Where the line with "Question 2: How many nodes in the subtree rooted at 'G'" appears below, start writing out lines exactly, and finish with the line with "Question 3: What is the parent", which is included; write out nothing else.

■ **Records supplied**:
####
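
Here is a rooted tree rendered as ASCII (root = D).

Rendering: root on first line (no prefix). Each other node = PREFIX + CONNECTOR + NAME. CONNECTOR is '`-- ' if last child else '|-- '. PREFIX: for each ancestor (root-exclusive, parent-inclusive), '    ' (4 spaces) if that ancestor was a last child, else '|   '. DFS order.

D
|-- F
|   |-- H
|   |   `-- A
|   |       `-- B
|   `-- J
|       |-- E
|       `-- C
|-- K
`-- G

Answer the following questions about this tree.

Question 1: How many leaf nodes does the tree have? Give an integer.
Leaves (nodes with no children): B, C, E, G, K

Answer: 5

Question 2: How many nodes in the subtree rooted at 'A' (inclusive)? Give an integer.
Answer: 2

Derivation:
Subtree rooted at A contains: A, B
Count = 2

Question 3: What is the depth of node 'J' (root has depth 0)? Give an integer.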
####
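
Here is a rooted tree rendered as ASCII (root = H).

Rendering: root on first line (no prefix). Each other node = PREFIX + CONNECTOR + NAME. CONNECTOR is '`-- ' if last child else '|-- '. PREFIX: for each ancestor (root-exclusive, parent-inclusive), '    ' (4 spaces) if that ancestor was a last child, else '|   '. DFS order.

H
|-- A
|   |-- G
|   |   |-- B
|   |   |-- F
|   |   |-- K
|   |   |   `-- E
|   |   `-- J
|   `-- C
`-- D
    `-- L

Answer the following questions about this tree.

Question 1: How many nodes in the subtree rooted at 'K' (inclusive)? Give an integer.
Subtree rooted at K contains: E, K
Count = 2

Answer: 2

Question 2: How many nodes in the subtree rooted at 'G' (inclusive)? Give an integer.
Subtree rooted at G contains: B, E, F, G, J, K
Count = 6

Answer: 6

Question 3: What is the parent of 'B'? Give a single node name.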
####
■ **Exercise answer**:
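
Question 2: How many nodes in the subtree rooted at 'G' (inclusive)? Give an integer.
Subtree rooted at G contains: B, E, F, G, J, K
Count = 6

Answer: 6

Question 3: What is the parent of 'B'? Give a single node name.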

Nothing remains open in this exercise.